**Description of the task:** The exercise asks for every line of the data to be reproduced exactly.

^^^^^^^^

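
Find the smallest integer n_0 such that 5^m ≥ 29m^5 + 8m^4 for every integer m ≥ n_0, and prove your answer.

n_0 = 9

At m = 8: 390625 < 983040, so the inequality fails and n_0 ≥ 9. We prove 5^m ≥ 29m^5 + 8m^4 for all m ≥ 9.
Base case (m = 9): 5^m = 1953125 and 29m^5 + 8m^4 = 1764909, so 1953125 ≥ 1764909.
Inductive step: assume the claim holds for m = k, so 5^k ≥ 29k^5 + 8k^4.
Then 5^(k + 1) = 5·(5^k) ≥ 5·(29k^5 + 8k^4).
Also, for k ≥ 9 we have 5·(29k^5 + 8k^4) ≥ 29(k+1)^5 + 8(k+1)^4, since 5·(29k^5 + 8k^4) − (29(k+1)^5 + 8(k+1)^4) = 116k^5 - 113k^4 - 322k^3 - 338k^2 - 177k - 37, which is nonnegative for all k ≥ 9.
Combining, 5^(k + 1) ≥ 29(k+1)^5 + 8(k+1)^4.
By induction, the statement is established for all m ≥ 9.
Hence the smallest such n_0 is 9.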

^^^^^^^^

**Result of this task:**
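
Find the smallest integer n_0 such that 5^m ≥ 29m^5 + 8m^4 for every integer m ≥ n_0, and prove your answer.

n_0 = 9

At m = 8: 390625 < 983040, so the inequality fails and n_0 ≥ 9. We prove 5^m ≥ 29m^5 + 8m^4 for all m ≥ 9.
Base case (m = 9): 5^m = 1953125 and 29m^5 + 8m^4 = 1764909, so 1953125 ≥ 1764909.
Inductive step: assume the claim holds for m = k, so 5^k ≥ 29k^5 + 8k^4.
Then 5^(k + 1) = 5·(5^k) ≥ 5·(29k^5 + 8k^4).
Also, for k ≥ 9 we have 5·(29k^5 + 8k^4) ≥ 29(k+1)^5 + 8(k+1)^4, since 5·(29k^5 + 8k^4) − (29(k+1)^5 + 8(k+1)^4) = 116k^5 - 113k^4 - 322k^3 - 338k^2 - 177k - 37, which is nonnegative for all k ≥ 9.
Combining, 5^(k + 1) ≥ 29(k+1)^5 + 8(k+1)^4.
By induction, the statement is established for all m ≥ 9.
Hence the smallest such n_0 is 9.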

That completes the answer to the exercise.